◆ **Prompt**:
Each line below needs to be duplicated without alteration.

(Saved data entries)
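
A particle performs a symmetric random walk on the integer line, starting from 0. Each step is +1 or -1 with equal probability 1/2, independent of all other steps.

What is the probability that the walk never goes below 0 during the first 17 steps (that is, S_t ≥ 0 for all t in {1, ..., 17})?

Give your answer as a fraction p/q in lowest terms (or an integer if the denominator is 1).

Let f(t,s) = #length-t paths at position s with S_1..S_t all ≥ 0.
f(t,s) = f(t-1,s-1) + f(t-1,s+1) for s ≥ 0; f(t,s) = 0 for s < 0.
t=0: f(0,0)=1
t=1: f(1,1)=1
t=2: f(2,0)=1 f(2,2)=1
t=3: f(3,1)=2 f(3,3)=1
t=4: f(4,0)=2 f(4,2)=3 f(4,4)=1
t=5: f(5,1)=5 f(5,3)=4 f(5,5)=1
t=6: f(6,0)=5 f(6,2)=9 f(6,4)=5 f(6,6)=1
t=7: f(7,1)=14 f(7,3)=14 f(7,5)=6 f(7,7)=1
t=8: f(8,0)=14 f(8,2)=28 f(8,4)=20 f(8,6)=7 f(8,8)=1
t=9: f(9,1)=42 f(9,3)=48 f(9,5)=27 f(9,7)=8 f(9,9)=1
t=10: f(10,0)=42 f(10,2)=90 f(10,4)=75 f(10,6)=35 f(10,8)=9 f(10,10)=1
t=11: f(11,1)=132 f(11,3)=165 f(11,5)=110 f(11,7)=44 f(11,9)=10 f(11,11)=1
t=12: f(12,0)=132 f(12,2)=297 f(12,4)=275 f(12,6)=154 f(12,8)=54 f(12,10)=11 f(12,12)=1
t=13: f(13,1)=429 f(13,3)=572 f(13,5)=429 f(13,7)=208 f(13,9)=65 f(13,11)=12 f(13,13)=1
t=14: f(14,0)=429 f(14,2)=1001 f(14,4)=1001 f(14,6)=637 f(14,8)=273 f(14,10)=77 f(14,12)=13 f(14,14)=1
t=15: f(15,1)=1430 f(15,3)=2002 f(15,5)=1638 f(15,7)=910 f(15,9)=350 f(15,11)=90 f(15,13)=14 f(15,15)=1
t=16: f(16,0)=1430 f(16,2)=3432 f(16,4)=3640 f(16,6)=2548 f(16,8)=1260 f(16,10)=440 f(16,12)=104 f(16,14)=15 f(16,16)=1
t=17: f(17,1)=4862 f(17,3)=7072 f(17,5)=6188 f(17,7)=3808 f(17,9)=1700 f(17,11)=544 f(17,13)=119 f(17,15)=16 f(17,17)=1
Σ_s f(17,s) = 24310
P = 24310/131072 = 12155/65536

Answer: 12155/65536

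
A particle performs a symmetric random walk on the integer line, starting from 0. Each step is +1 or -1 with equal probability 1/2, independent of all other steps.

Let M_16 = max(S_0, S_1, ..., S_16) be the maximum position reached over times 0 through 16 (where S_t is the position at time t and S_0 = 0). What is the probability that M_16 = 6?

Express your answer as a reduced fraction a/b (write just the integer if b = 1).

Answer: 273/4096

Derivation:
Let M_16 = max(S_0,...,S_16). Use the reflection principle: for j ≥ 1, #{paths with M_16 ≥ j} = #{S_16 ≥ j} + #{S_16 ≥ j+1}.
By reflection, #{M_16 ≥ 6} = #{S_16 ≥ 6} + #{S_16 ≥ 7} = 6885 + 2517 = 9402.
#{M_16 ≥ 7} = #{S_16 ≥ 7} + #{S_16 ≥ 8} = 2517 + 2517 = 5034.
#{M_16 = 6} = 9402 - 5034 = 4368.
P(M_16 = 6) = 4368/65536 = 273/4096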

◆ **Task result**:
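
A particle performs a symmetric random walk on the integer line, starting from 0. Each step is +1 or -1 with equal probability 1/2, independent of all other steps.

What is the probability that the walk never goes below 0 during the first 17 steps (that is, S_t ≥ 0 for all t in {1, ..., 17})?

Give your answer as a fraction p/q in lowest terms (or an integer if the denominator is 1).

Let f(t,s) = #length-t paths at position s with S_1..S_t all ≥ 0.
f(t,s) = f(t-1,s-1) + f(t-1,s+1) for s ≥ 0; f(t,s) = 0 for s < 0.
t=0: f(0,0)=1
t=1: f(1,1)=1
t=2: f(2,0)=1 f(2,2)=1
t=3: f(3,1)=2 f(3,3)=1
t=4: f(4,0)=2 f(4,2)=3 f(4,4)=1
t=5: f(5,1)=5 f(5,3)=4 f(5,5)=1
t=6: f(6,0)=5 f(6,2)=9 f(6,4)=5 f(6,6)=1
t=7: f(7,1)=14 f(7,3)=14 f(7,5)=6 f(7,7)=1
t=8: f(8,0)=14 f(8,2)=28 f(8,4)=20 f(8,6)=7 f(8,8)=1
t=9: f(9,1)=42 f(9,3)=48 f(9,5)=27 f(9,7)=8 f(9,9)=1
t=10: f(10,0)=42 f(10,2)=90 f(10,4)=75 f(10,6)=35 f(10,8)=9 f(10,10)=1
t=11: f(11,1)=132 f(11,3)=165 f(11,5)=110 f(11,7)=44 f(11,9)=10 f(11,11)=1
t=12: f(12,0)=132 f(12,2)=297 f(12,4)=275 f(12,6)=154 f(12,8)=54 f(12,10)=11 f(12,12)=1
t=13: f(13,1)=429 f(13,3)=572 f(13,5)=429 f(13,7)=208 f(13,9)=65 f(13,11)=12 f(13,13)=1
t=14: f(14,0)=429 f(14,2)=1001 f(14,4)=1001 f(14,6)=637 f(14,8)=273 f(14,10)=77 f(14,12)=13 f(14,14)=1
t=15: f(15,1)=1430 f(15,3)=2002 f(15,5)=1638 f(15,7)=910 f(15,9)=350 f(15,11)=90 f(15,13)=14 f(15,15)=1
t=16: f(16,0)=1430 f(16,2)=3432 f(16,4)=3640 f(16,6)=2548 f(16,8)=1260 f(16,10)=440 f(16,12)=104 f(16,14)=15 f(16,16)=1
t=17: f(17,1)=4862 f(17,3)=7072 f(17,5)=6188 f(17,7)=3808 f(17,9)=1700 f(17,11)=544 f(17,13)=119 f(17,15)=16 f(17,17)=1
Σ_s f(17,s) = 24310
P = 24310/131072 = 12155/65536

Answer: 12155/65536

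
A particle performs a symmetric random walk on the integer line, starting from 0. Each step is +1 or -1 with equal probability 1/2, independent of all other steps.

Let M_16 = max(S_0, S_1, ..., S_16) be the maximum position reached over times 0 through 16 (where S_t is the position at time t and S_0 = 0). What is the probability that M_16 = 6?

Express your answer as a reduced fraction a/b (write just the integer if b = 1).

Answer: 273/4096

Derivation:
Let M_16 = max(S_0,...,S_16). Use the reflection principle: for j ≥ 1, #{paths with M_16 ≥ j} = #{S_16 ≥ j} + #{S_16 ≥ j+1}.
By reflection, #{M_16 ≥ 6} = #{S_16 ≥ 6} + #{S_16 ≥ 7} = 6885 + 2517 = 9402.
#{M_16 ≥ 7} = #{S_16 ≥ 7} + #{S_16 ≥ 8} = 2517 + 2517 = 5034.
#{M_16 = 6} = 9402 - 5034 = 4368.
P(M_16 = 6) = 4368/65536 = 273/4096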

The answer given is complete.